— Work item —
The entries are to be written out again with no differences.

— Source material —
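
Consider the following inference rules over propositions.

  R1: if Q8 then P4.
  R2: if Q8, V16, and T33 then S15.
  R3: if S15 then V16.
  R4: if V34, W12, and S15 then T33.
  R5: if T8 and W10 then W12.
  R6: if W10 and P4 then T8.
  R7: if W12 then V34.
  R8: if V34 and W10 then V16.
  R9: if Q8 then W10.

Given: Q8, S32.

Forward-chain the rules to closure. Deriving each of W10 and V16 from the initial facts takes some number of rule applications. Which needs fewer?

W10

W10: From Q8, R9 gives W10. [1 rule application]
V16: From Q8, R1 gives P4. From Q8, R9 gives W10. From W10 and P4, R6 gives T8. From T8 and W10, R5 gives W12. From W12, R7 gives V34. V34 and W10 hold, so V16 follows (R8). [6 rule applications]
W10 needs fewer.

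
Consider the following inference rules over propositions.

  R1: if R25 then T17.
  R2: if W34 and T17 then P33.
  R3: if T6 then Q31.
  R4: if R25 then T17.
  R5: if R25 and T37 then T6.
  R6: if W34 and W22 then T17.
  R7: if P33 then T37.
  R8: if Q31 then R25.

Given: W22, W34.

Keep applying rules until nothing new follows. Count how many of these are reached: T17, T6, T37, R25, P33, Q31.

3

W34 and W22 hold, so T17 follows (R6).
From W34 and T17, R2 gives P33.
P33 holds, so T37 follows (R7).
T17: reached.
T6 would need R25 and T37 (R5), but R25 is never established.
T37: reached.
R25 would need Q31 (R8), but Q31 is never established.
P33: reached.
Q31 would need T6 (R3), but T6 is never established.
Reached: T17, T37, and P33 — 3 of the 6.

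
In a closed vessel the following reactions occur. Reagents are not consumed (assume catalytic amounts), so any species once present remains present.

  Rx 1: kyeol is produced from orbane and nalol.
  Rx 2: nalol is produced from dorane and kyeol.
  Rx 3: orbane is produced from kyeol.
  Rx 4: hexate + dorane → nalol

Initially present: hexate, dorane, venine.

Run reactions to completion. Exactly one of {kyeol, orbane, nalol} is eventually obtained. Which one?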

— Solution below —
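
Consider the following inference rules over propositions.

  R1: if Q8 then P4.
  R2: if Q8, V16, and T33 then S15.
  R3: if S15 then V16.
  R4: if V34, W12, and S15 then T33.
  R5: if T8 and W10 then W12.
  R6: if W10 and P4 then T8.
  R7: if W12 then V34.
  R8: if V34 and W10 then V16.
  R9: if Q8 then W10.

Given: Q8, S32.

Forward-chain the rules to closure. Deriving each of W10 and V16 from the initial facts takes some number of rule applications. Which needs fewer?

W10

W10: From Q8, R9 gives W10. [1 rule application]
V16: From Q8, R1 gives P4. From Q8, R9 gives W10. From W10 and P4, R6 gives T8. From T8 and W10, R5 gives W12. From W12, R7 gives V34. V34 and W10 hold, so V16 follows (R8). [6 rule applications]
W10 needs fewer.

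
Consider the following inference rules over propositions.

  R1: if R25 then T17.
  R2: if W34 and T17 then P33.
  R3: if T6 then Q31.
  R4: if R25 then T17.
  R5: if R25 and T37 then T6.
  R6: if W34 and W22 then T17.
  R7: if P33 then T37.
  R8: if Q31 then R25.

Given: W22, W34.

Keep applying rules until nothing new follows. Count how many of these are reached: T17, T6, T37, R25, P33, Q31.

3

W34 and W22 hold, so T17 follows (R6).
From W34 and T17, R2 gives P33.
P33 holds, so T37 follows (R7).
T17: reached.
T6 would need R25 and T37 (R5), but R25 is never established.
T37: reached.
R25 would need Q31 (R8), but Q31 is never established.
P33: reached.
Q31 would need T6 (R3), but T6 is never established.
Reached: T17, T37, and P33 — 3 of the 6.

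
In a closed vessel the following reactions occur. Reagents are not consumed (assume catalytic amounts), so any species once present remains present.

  Rx 1: kyeol is produced from orbane and nalol.
  Rx 2: nalol is produced from dorane and kyeol.
  Rx 3: orbane is produced from kyeol.
  Rx 4: hexate + dorane → nalol

Initially present: hexate, dorane, venine.

Run reactions to completion. Exactly one of {kyeol, orbane, nalol} is eventually obtained. Which one?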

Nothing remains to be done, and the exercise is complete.